# What the task asks:
In the records below, find each line that holds "bits" and return it.

(Dataset entries)
[Start of section]

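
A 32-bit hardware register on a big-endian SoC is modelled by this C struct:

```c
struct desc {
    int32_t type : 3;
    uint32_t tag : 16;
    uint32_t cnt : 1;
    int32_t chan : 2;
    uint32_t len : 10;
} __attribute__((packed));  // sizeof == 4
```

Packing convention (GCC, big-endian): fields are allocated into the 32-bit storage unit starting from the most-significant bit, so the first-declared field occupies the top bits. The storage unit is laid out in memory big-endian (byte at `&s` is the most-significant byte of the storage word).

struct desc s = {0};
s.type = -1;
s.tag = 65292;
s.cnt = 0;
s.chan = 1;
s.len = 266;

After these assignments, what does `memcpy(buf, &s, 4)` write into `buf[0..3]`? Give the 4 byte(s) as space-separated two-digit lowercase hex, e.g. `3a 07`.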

[End of section]
[Start of section]

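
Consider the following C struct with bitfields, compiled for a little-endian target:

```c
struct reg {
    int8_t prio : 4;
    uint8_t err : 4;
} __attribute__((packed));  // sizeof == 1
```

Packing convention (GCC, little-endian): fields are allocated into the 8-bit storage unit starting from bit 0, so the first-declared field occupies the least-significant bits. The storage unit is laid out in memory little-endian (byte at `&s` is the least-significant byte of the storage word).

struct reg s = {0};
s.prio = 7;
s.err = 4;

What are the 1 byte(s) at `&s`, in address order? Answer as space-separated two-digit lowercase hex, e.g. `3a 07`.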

[End of section]

# Written response:
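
Packing convention (GCC, big-endian): fields are allocated into the 32-bit storage unit starting from the most-significant bit, so the first-declared field occupies the top bits. The storage unit is laid out in memory big-endian (byte at `&s` is the most-significant byte of the storage word).
Packing convention (GCC, little-endian): fields are allocated into the 8-bit storage unit starting from bit 0, so the first-declared field occupies the least-significant bits. The storage unit is laid out in memory little-endian (byte at `&s` is the least-significant byte of the storage word).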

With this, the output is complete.